- [MATERIAL FOR THE TASK]
::::::

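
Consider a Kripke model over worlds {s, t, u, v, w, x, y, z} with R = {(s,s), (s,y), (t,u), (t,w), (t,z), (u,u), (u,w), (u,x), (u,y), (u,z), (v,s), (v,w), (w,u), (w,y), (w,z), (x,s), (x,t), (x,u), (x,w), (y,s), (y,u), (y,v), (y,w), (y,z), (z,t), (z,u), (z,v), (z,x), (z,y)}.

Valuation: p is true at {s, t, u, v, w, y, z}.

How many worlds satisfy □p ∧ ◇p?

6

s: □p is T, ◇p is T. ✓
t: □p is T, ◇p is T. ✓
u: □p is F, ◇p is T. ✗
v: □p is T, ◇p is T. ✓
w: □p is T, ◇p is T. ✓
x: □p is T, ◇p is T. ✓
y: □p is T, ◇p is T. ✓
z: □p is F, ◇p is T. ✗
Satisfying worlds: {s, t, v, w, x, y}.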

::::::

- [YOUR GOAL] Exact repetition of every record is required.

- [REPLY]
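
Consider a Kripke model over worlds {s, t, u, v, w, x, y, z} with R = {(s,s), (s,y), (t,u), (t,w), (t,z), (u,u), (u,w), (u,x), (u,y), (u,z), (v,s), (v,w), (w,u), (w,y), (w,z), (x,s), (x,t), (x,u), (x,w), (y,s), (y,u), (y,v), (y,w), (y,z), (z,t), (z,u), (z,v), (z,x), (z,y)}.

Valuation: p is true at {s, t, u, v, w, y, z}.

How many worlds satisfy □p ∧ ◇p?

6

s: □p is T, ◇p is T. ✓
t: □p is T, ◇p is T. ✓
u: □p is F, ◇p is T. ✗
v: □p is T, ◇p is T. ✓
w: □p is T, ◇p is T. ✓
x: □p is T, ◇p is T. ✓
y: □p is T, ◇p is T. ✓
z: □p is F, ◇p is T. ✗
Satisfying worlds: {s, t, v, w, x, y}.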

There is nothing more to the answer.